**Dataset excerpts**

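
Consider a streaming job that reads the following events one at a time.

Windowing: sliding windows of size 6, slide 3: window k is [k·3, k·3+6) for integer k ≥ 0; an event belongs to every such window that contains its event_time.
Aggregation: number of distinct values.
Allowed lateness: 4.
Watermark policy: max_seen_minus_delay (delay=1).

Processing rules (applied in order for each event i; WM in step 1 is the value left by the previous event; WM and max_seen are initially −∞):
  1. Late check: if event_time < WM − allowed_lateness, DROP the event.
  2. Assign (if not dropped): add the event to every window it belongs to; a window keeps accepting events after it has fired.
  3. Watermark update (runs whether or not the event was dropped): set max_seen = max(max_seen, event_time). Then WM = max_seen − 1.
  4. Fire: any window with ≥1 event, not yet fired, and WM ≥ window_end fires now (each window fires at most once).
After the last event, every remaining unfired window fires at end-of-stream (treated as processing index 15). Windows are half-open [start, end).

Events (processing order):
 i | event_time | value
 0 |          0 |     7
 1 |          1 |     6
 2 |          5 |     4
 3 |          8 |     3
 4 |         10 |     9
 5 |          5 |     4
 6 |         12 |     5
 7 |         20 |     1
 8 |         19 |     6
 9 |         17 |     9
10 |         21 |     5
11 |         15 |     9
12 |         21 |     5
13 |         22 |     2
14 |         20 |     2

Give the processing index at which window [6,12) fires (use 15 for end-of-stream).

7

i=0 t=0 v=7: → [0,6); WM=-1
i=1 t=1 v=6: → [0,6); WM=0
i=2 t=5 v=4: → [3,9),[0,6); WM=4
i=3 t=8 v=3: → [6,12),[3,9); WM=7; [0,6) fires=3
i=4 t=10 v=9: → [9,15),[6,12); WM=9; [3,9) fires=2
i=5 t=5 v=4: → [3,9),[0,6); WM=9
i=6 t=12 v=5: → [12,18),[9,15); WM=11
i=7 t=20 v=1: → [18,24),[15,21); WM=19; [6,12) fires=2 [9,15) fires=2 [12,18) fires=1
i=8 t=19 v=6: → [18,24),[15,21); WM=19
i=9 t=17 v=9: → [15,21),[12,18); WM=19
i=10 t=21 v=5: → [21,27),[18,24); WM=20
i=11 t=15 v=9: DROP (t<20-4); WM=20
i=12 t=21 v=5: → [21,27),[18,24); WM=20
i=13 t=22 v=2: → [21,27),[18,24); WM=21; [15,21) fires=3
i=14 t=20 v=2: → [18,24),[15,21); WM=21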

...

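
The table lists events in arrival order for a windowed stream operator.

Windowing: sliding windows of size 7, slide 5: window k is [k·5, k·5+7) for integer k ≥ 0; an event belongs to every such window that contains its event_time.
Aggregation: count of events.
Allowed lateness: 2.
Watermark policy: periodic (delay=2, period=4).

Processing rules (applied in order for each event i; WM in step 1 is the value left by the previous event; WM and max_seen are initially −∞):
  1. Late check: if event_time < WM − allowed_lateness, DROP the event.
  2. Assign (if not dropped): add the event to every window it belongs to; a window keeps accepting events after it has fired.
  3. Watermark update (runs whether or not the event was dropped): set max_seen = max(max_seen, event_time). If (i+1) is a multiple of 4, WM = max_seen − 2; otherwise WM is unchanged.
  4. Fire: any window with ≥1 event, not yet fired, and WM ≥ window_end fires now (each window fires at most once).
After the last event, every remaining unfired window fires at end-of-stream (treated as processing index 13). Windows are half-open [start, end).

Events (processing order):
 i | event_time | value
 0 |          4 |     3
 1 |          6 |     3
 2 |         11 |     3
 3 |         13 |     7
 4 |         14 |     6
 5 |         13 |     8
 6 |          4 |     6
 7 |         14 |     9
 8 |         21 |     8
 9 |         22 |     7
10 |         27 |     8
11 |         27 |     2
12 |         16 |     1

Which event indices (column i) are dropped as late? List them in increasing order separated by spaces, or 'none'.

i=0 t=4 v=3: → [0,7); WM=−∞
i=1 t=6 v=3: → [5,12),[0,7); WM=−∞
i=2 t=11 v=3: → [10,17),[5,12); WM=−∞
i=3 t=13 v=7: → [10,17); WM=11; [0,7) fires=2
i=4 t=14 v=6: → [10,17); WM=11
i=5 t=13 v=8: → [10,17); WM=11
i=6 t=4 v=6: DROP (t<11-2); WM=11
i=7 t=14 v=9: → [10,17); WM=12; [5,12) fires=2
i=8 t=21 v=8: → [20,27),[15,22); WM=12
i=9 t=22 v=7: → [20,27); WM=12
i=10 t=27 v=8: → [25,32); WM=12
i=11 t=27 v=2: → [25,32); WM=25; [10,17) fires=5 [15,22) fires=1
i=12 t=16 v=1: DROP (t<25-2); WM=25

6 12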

**Work order**
In the entries above, restate word for word the lines between the one holding "Consider a streaming" and the one holding "Allowed lateness: 4.", inclusive, and nothing besides.

**Task output**
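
Consider a streaming job that reads the following events one at a time.

Windowing: sliding windows of size 6, slide 3: window k is [k·3, k·3+6) for integer k ≥ 0; an event belongs to every such window that contains its event_time.
Aggregation: number of distinct values.
Allowed lateness: 4.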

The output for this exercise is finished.